** Opening Provided records block **
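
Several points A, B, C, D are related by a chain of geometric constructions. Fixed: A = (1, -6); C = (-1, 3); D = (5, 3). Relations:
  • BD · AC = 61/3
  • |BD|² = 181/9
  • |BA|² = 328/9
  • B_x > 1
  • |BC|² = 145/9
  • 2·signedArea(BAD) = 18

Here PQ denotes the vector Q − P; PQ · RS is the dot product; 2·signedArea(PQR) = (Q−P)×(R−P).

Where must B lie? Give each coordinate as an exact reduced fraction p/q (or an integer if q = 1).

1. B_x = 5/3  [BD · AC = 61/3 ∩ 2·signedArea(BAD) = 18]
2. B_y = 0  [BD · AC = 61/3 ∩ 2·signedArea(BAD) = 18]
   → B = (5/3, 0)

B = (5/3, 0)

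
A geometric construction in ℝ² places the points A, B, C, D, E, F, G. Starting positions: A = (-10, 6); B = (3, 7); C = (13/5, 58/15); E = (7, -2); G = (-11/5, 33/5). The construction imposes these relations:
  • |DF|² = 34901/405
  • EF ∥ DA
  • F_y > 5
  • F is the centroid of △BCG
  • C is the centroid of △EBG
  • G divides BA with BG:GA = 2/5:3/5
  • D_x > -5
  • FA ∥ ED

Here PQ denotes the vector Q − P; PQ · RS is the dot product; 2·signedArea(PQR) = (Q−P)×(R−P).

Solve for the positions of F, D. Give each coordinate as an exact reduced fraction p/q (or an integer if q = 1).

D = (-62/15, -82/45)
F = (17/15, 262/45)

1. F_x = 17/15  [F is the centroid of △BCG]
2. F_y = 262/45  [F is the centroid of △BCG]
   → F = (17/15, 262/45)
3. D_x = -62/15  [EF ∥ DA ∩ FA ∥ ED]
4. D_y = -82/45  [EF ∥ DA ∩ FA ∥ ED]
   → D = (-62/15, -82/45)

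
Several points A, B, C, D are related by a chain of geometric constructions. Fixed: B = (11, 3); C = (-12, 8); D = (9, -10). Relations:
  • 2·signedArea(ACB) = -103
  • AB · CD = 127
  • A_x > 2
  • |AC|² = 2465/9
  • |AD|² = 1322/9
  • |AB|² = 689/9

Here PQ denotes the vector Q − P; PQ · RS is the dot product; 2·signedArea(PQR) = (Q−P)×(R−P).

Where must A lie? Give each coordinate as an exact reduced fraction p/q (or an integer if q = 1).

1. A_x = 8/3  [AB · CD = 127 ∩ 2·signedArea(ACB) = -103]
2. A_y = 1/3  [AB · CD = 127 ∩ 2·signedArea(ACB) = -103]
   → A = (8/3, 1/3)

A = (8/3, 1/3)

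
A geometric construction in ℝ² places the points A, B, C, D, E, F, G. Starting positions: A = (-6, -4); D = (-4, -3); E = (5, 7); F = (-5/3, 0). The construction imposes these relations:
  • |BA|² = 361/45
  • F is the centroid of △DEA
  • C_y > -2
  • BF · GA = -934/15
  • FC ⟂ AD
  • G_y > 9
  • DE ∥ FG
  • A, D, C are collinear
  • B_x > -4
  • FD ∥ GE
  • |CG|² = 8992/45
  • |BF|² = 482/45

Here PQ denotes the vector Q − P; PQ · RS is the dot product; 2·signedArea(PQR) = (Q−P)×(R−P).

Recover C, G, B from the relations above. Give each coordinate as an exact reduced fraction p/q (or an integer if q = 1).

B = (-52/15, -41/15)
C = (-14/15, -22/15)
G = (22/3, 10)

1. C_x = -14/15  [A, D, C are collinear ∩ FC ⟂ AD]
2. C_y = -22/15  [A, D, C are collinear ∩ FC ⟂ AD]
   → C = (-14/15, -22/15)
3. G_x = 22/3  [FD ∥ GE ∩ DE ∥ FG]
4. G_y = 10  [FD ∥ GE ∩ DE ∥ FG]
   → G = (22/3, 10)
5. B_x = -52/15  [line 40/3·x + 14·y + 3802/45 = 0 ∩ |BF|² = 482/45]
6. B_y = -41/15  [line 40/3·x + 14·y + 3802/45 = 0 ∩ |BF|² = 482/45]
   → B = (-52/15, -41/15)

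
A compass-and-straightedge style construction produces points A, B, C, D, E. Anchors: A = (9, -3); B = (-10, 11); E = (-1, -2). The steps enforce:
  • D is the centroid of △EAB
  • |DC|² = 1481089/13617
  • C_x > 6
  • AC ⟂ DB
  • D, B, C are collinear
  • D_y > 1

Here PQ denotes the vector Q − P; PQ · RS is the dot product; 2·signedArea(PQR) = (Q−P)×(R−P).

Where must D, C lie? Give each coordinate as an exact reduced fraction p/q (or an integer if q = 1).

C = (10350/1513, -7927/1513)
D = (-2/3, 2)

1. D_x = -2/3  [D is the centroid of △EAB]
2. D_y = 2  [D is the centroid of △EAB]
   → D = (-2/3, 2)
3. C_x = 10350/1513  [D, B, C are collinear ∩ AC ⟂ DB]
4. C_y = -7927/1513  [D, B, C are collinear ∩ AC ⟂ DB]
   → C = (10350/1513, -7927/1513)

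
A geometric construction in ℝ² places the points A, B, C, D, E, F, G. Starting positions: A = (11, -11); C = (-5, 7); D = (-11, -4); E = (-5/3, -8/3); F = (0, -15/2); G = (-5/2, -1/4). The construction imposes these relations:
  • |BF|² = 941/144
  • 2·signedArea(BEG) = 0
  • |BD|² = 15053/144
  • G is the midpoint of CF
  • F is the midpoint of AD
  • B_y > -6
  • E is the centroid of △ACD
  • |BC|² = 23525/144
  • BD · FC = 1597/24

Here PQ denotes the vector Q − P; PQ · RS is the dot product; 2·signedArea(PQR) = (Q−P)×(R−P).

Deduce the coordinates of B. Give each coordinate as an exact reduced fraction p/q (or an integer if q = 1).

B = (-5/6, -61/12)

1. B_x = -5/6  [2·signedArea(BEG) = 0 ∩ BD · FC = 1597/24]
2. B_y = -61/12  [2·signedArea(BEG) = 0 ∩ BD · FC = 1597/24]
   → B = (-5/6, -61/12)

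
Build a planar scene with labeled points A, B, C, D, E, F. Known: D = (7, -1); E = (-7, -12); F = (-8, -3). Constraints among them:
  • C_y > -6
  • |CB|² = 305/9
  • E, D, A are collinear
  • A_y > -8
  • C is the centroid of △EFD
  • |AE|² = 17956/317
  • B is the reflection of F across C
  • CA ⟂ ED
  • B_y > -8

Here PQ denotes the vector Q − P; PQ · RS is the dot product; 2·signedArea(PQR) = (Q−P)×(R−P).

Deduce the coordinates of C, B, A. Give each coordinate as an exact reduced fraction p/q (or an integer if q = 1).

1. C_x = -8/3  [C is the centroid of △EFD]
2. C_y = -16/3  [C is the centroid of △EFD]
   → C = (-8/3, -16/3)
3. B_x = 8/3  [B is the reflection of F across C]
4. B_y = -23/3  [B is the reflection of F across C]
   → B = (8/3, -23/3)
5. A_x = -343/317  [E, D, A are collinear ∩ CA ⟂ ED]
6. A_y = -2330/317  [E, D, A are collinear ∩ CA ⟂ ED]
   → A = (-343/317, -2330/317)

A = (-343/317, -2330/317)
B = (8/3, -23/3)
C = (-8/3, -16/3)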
** Closing Provided records block **
§ About this task: Copy every record exactly, leaving each line intact.

§ Answer below:
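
Several points A, B, C, D are related by a chain of geometric constructions. Fixed: A = (1, -6); C = (-1, 3); D = (5, 3). Relations:
  • BD · AC = 61/3
  • |BD|² = 181/9
  • |BA|² = 328/9
  • B_x > 1
  • |BC|² = 145/9
  • 2·signedArea(BAD) = 18

Here PQ denotes the vector Q − P; PQ · RS is the dot product; 2·signedArea(PQR) = (Q−P)×(R−P).

Where must B lie? Give each coordinate as an exact reduced fraction p/q (or an integer if q = 1).

1. B_x = 5/3  [BD · AC = 61/3 ∩ 2·signedArea(BAD) = 18]
2. B_y = 0  [BD · AC = 61/3 ∩ 2·signedArea(BAD) = 18]
   → B = (5/3, 0)

B = (5/3, 0)

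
A geometric construction in ℝ² places the points A, B, C, D, E, F, G. Starting positions: A = (-10, 6); B = (3, 7); C = (13/5, 58/15); E = (7, -2); G = (-11/5, 33/5). The construction imposes these relations:
  • |DF|² = 34901/405
  • EF ∥ DA
  • F_y > 5
  • F is the centroid of △BCG
  • C is the centroid of △EBG
  • G divides BA with BG:GA = 2/5:3/5
  • D_x > -5
  • FA ∥ ED

Here PQ denotes the vector Q − P; PQ · RS is the dot product; 2·signedArea(PQR) = (Q−P)×(R−P).

Solve for the positions of F, D. Give each coordinate as an exact reduced fraction p/q (or an integer if q = 1).

D = (-62/15, -82/45)
F = (17/15, 262/45)

1. F_x = 17/15  [F is the centroid of △BCG]
2. F_y = 262/45  [F is the centroid of △BCG]
   → F = (17/15, 262/45)
3. D_x = -62/15  [EF ∥ DA ∩ FA ∥ ED]
4. D_y = -82/45  [EF ∥ DA ∩ FA ∥ ED]
   → D = (-62/15, -82/45)

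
Several points A, B, C, D are related by a chain of geometric constructions. Fixed: B = (11, 3); C = (-12, 8); D = (9, -10). Relations:
  • 2·signedArea(ACB) = -103
  • AB · CD = 127
  • A_x > 2
  • |AC|² = 2465/9
  • |AD|² = 1322/9
  • |AB|² = 689/9

Here PQ denotes the vector Q − P; PQ · RS is the dot product; 2·signedArea(PQR) = (Q−P)×(R−P).

Where must A lie? Give each coordinate as an exact reduced fraction p/q (or an integer if q = 1).

1. A_x = 8/3  [AB · CD = 127 ∩ 2·signedArea(ACB) = -103]
2. A_y = 1/3  [AB · CD = 127 ∩ 2·signedArea(ACB) = -103]
   → A = (8/3, 1/3)

A = (8/3, 1/3)

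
A geometric construction in ℝ² places the points A, B, C, D, E, F, G. Starting positions: A = (-6, -4); D = (-4, -3); E = (5, 7); F = (-5/3, 0). The construction imposes these relations:
  • |BA|² = 361/45
  • F is the centroid of △DEA
  • C_y > -2
  • BF · GA = -934/15
  • FC ⟂ AD
  • G_y > 9
  • DE ∥ FG
  • A, D, C are collinear
  • B_x > -4
  • FD ∥ GE
  • |CG|² = 8992/45
  • |BF|² = 482/45

Here PQ denotes the vector Q − P; PQ · RS is the dot product; 2·signedArea(PQR) = (Q−P)×(R−P).

Recover C, G, B from the relations above. Give each coordinate as an exact reduced fraction p/q (or an integer if q = 1).

B = (-52/15, -41/15)
C = (-14/15, -22/15)
G = (22/3, 10)

1. C_x = -14/15  [A, D, C are collinear ∩ FC ⟂ AD]
2. C_y = -22/15  [A, D, C are collinear ∩ FC ⟂ AD]
   → C = (-14/15, -22/15)
3. G_x = 22/3  [FD ∥ GE ∩ DE ∥ FG]
4. G_y = 10  [FD ∥ GE ∩ DE ∥ FG]
   → G = (22/3, 10)
5. B_x = -52/15  [line 40/3·x + 14·y + 3802/45 = 0 ∩ |BF|² = 482/45]
6. B_y = -41/15  [line 40/3·x + 14·y + 3802/45 = 0 ∩ |BF|² = 482/45]
   → B = (-52/15, -41/15)

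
A compass-and-straightedge style construction produces points A, B, C, D, E. Anchors: A = (9, -3); B = (-10, 11); E = (-1, -2). The steps enforce:
  • D is the centroid of △EAB
  • |DC|² = 1481089/13617
  • C_x > 6
  • AC ⟂ DB
  • D, B, C are collinear
  • D_y > 1

Here PQ denotes the vector Q − P; PQ · RS is the dot product; 2·signedArea(PQR) = (Q−P)×(R−P).

Where must D, C lie? Give each coordinate as an exact reduced fraction p/q (or an integer if q = 1).

C = (10350/1513, -7927/1513)
D = (-2/3, 2)

1. D_x = -2/3  [D is the centroid of △EAB]
2. D_y = 2  [D is the centroid of △EAB]
   → D = (-2/3, 2)
3. C_x = 10350/1513  [D, B, C are collinear ∩ AC ⟂ DB]
4. C_y = -7927/1513  [D, B, C are collinear ∩ AC ⟂ DB]
   → C = (10350/1513, -7927/1513)

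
A geometric construction in ℝ² places the points A, B, C, D, E, F, G. Starting positions: A = (11, -11); C = (-5, 7); D = (-11, -4); E = (-5/3, -8/3); F = (0, -15/2); G = (-5/2, -1/4). The construction imposes these relations:
  • |BF|² = 941/144
  • 2·signedArea(BEG) = 0
  • |BD|² = 15053/144
  • G is the midpoint of CF
  • F is the midpoint of AD
  • B_y > -6
  • E is the centroid of △ACD
  • |BC|² = 23525/144
  • BD · FC = 1597/24

Here PQ denotes the vector Q − P; PQ · RS is the dot product; 2·signedArea(PQR) = (Q−P)×(R−P).

Deduce the coordinates of B. Give each coordinate as an exact reduced fraction p/q (or an integer if q = 1).

B = (-5/6, -61/12)

1. B_x = -5/6  [2·signedArea(BEG) = 0 ∩ BD · FC = 1597/24]
2. B_y = -61/12  [2·signedArea(BEG) = 0 ∩ BD · FC = 1597/24]
   → B = (-5/6, -61/12)

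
Build a planar scene with labeled points A, B, C, D, E, F. Known: D = (7, -1); E = (-7, -12); F = (-8, -3). Constraints among them:
  • C_y > -6
  • |CB|² = 305/9
  • E, D, A are collinear
  • A_y > -8
  • C is the centroid of △EFD
  • |AE|² = 17956/317
  • B is the reflection of F across C
  • CA ⟂ ED
  • B_y > -8

Here PQ denotes the vector Q − P; PQ · RS is the dot product; 2·signedArea(PQR) = (Q−P)×(R−P).

Deduce the coordinates of C, B, A. Give each coordinate as an exact reduced fraction p/q (or an integer if q = 1).

1. C_x = -8/3  [C is the centroid of △EFD]
2. C_y = -16/3  [C is the centroid of △EFD]
   → C = (-8/3, -16/3)
3. B_x = 8/3  [B is the reflection of F across C]
4. B_y = -23/3  [B is the reflection of F across C]
   → B = (8/3, -23/3)
5. A_x = -343/317  [E, D, A are collinear ∩ CA ⟂ ED]
6. A_y = -2330/317  [E, D, A are collinear ∩ CA ⟂ ED]
   → A = (-343/317, -2330/317)

A = (-343/317, -2330/317)
B = (8/3, -23/3)
C = (-8/3, -16/3)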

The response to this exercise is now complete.